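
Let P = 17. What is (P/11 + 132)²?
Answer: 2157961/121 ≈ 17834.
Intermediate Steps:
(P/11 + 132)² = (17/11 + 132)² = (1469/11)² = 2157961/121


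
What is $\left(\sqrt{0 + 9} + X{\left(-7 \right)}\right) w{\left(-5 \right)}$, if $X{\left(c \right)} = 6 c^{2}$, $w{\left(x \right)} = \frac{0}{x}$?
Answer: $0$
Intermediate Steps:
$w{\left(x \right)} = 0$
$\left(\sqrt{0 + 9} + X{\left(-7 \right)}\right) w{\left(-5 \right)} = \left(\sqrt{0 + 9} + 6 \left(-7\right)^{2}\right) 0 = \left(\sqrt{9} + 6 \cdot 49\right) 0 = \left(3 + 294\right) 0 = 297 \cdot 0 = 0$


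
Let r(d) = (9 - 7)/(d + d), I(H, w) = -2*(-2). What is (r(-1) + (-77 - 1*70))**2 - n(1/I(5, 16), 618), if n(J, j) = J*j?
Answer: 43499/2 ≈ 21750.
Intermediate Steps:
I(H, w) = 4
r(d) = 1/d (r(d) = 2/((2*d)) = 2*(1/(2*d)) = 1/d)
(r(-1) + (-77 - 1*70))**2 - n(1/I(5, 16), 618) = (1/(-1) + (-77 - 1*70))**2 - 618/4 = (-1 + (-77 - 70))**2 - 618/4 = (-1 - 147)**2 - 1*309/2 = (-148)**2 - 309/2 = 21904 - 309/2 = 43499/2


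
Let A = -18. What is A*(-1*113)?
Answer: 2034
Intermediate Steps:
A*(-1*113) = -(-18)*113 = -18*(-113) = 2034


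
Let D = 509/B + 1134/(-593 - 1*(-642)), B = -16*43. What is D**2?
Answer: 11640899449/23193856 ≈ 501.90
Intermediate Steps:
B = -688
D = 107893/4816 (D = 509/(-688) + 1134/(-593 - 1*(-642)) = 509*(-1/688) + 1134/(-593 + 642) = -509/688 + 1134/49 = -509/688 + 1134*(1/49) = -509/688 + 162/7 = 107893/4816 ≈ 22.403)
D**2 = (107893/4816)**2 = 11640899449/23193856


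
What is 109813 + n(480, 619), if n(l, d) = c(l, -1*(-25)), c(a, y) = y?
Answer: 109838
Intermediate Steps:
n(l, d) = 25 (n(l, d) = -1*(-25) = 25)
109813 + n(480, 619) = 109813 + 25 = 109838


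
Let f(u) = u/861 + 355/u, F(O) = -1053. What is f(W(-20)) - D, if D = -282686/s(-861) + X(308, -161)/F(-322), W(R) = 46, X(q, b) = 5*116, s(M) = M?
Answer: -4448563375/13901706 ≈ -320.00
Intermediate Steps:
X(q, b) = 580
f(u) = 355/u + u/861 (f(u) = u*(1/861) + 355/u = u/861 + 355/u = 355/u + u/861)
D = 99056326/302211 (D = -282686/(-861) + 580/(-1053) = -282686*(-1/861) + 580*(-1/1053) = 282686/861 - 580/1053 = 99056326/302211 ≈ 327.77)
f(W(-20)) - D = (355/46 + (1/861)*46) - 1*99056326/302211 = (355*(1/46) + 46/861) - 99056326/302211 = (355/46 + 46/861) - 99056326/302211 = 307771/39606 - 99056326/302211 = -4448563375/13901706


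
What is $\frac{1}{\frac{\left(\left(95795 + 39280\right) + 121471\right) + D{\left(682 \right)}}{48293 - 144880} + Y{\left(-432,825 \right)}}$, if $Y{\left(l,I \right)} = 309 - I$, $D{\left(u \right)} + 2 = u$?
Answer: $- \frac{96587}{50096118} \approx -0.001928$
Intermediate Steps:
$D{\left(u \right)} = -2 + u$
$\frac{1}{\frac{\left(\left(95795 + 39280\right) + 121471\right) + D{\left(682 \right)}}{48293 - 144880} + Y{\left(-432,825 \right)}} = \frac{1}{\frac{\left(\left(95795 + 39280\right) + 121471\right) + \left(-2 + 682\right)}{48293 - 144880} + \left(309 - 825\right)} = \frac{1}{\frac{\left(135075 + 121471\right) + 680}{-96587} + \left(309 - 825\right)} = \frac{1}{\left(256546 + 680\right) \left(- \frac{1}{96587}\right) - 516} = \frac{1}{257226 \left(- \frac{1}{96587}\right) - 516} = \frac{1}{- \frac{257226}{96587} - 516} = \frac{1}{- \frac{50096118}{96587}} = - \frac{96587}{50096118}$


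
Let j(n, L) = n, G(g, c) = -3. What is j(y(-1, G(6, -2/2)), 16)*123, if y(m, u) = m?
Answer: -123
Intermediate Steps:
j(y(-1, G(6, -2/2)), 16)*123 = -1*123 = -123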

..........

WORK TO COMPLETE = Could you repeat the listing above, exactly as it is shown?

FINAL ANSWER =
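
Let P = 17. What is (P/11 + 132)²?
Answer: 2157961/121 ≈ 17834.
Intermediate Steps:
(P/11 + 132)² = (17/11 + 132)² = (1469/11)² = 2157961/121


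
What is $\left(\sqrt{0 + 9} + X{\left(-7 \right)}\right) w{\left(-5 \right)}$, if $X{\left(c \right)} = 6 c^{2}$, $w{\left(x \right)} = \frac{0}{x}$?
Answer: $0$
Intermediate Steps:
$w{\left(x \right)} = 0$
$\left(\sqrt{0 + 9} + X{\left(-7 \right)}\right) w{\left(-5 \right)} = \left(\sqrt{0 + 9} + 6 \left(-7\right)^{2}\right) 0 = \left(\sqrt{9} + 6 \cdot 49\right) 0 = \left(3 + 294\right) 0 = 297 \cdot 0 = 0$


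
Let r(d) = (9 - 7)/(d + d), I(H, w) = -2*(-2). What is (r(-1) + (-77 - 1*70))**2 - n(1/I(5, 16), 618), if n(J, j) = J*j?
Answer: 43499/2 ≈ 21750.
Intermediate Steps:
I(H, w) = 4
r(d) = 1/d (r(d) = 2/((2*d)) = 2*(1/(2*d)) = 1/d)
(r(-1) + (-77 - 1*70))**2 - n(1/I(5, 16), 618) = (1/(-1) + (-77 - 1*70))**2 - 618/4 = (-1 + (-77 - 70))**2 - 618/4 = (-1 - 147)**2 - 1*309/2 = (-148)**2 - 309/2 = 21904 - 309/2 = 43499/2


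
Let A = -18. What is A*(-1*113)?
Answer: 2034
Intermediate Steps:
A*(-1*113) = -(-18)*113 = -18*(-113) = 2034


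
Let D = 509/B + 1134/(-593 - 1*(-642)), B = -16*43. What is D**2?
Answer: 11640899449/23193856 ≈ 501.90
Intermediate Steps:
B = -688
D = 107893/4816 (D = 509/(-688) + 1134/(-593 - 1*(-642)) = 509*(-1/688) + 1134/(-593 + 642) = -509/688 + 1134/49 = -509/688 + 1134*(1/49) = -509/688 + 162/7 = 107893/4816 ≈ 22.403)
D**2 = (107893/4816)**2 = 11640899449/23193856


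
What is 109813 + n(480, 619), if n(l, d) = c(l, -1*(-25)), c(a, y) = y?
Answer: 109838
Intermediate Steps:
n(l, d) = 25 (n(l, d) = -1*(-25) = 25)
109813 + n(480, 619) = 109813 + 25 = 109838


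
Let f(u) = u/861 + 355/u, F(O) = -1053. What is f(W(-20)) - D, if D = -282686/s(-861) + X(308, -161)/F(-322), W(R) = 46, X(q, b) = 5*116, s(M) = M?
Answer: -4448563375/13901706 ≈ -320.00
Intermediate Steps:
X(q, b) = 580
f(u) = 355/u + u/861 (f(u) = u*(1/861) + 355/u = u/861 + 355/u = 355/u + u/861)
D = 99056326/302211 (D = -282686/(-861) + 580/(-1053) = -282686*(-1/861) + 580*(-1/1053) = 282686/861 - 580/1053 = 99056326/302211 ≈ 327.77)
f(W(-20)) - D = (355/46 + (1/861)*46) - 1*99056326/302211 = (355*(1/46) + 46/861) - 99056326/302211 = (355/46 + 46/861) - 99056326/302211 = 307771/39606 - 99056326/302211 = -4448563375/13901706


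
What is $\frac{1}{\frac{\left(\left(95795 + 39280\right) + 121471\right) + D{\left(682 \right)}}{48293 - 144880} + Y{\left(-432,825 \right)}}$, if $Y{\left(l,I \right)} = 309 - I$, $D{\left(u \right)} + 2 = u$?
Answer: $- \frac{96587}{50096118} \approx -0.001928$
Intermediate Steps:
$D{\left(u \right)} = -2 + u$
$\frac{1}{\frac{\left(\left(95795 + 39280\right) + 121471\right) + D{\left(682 \right)}}{48293 - 144880} + Y{\left(-432,825 \right)}} = \frac{1}{\frac{\left(\left(95795 + 39280\right) + 121471\right) + \left(-2 + 682\right)}{48293 - 144880} + \left(309 - 825\right)} = \frac{1}{\frac{\left(135075 + 121471\right) + 680}{-96587} + \left(309 - 825\right)} = \frac{1}{\left(256546 + 680\right) \left(- \frac{1}{96587}\right) - 516} = \frac{1}{257226 \left(- \frac{1}{96587}\right) - 516} = \frac{1}{- \frac{257226}{96587} - 516} = \frac{1}{- \frac{50096118}{96587}} = - \frac{96587}{50096118}$


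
Let j(n, L) = n, G(g, c) = -3. What is j(y(-1, G(6, -2/2)), 16)*123, if y(m, u) = m?
Answer: -123
Intermediate Steps:
j(y(-1, G(6, -2/2)), 16)*123 = -1*123 = -123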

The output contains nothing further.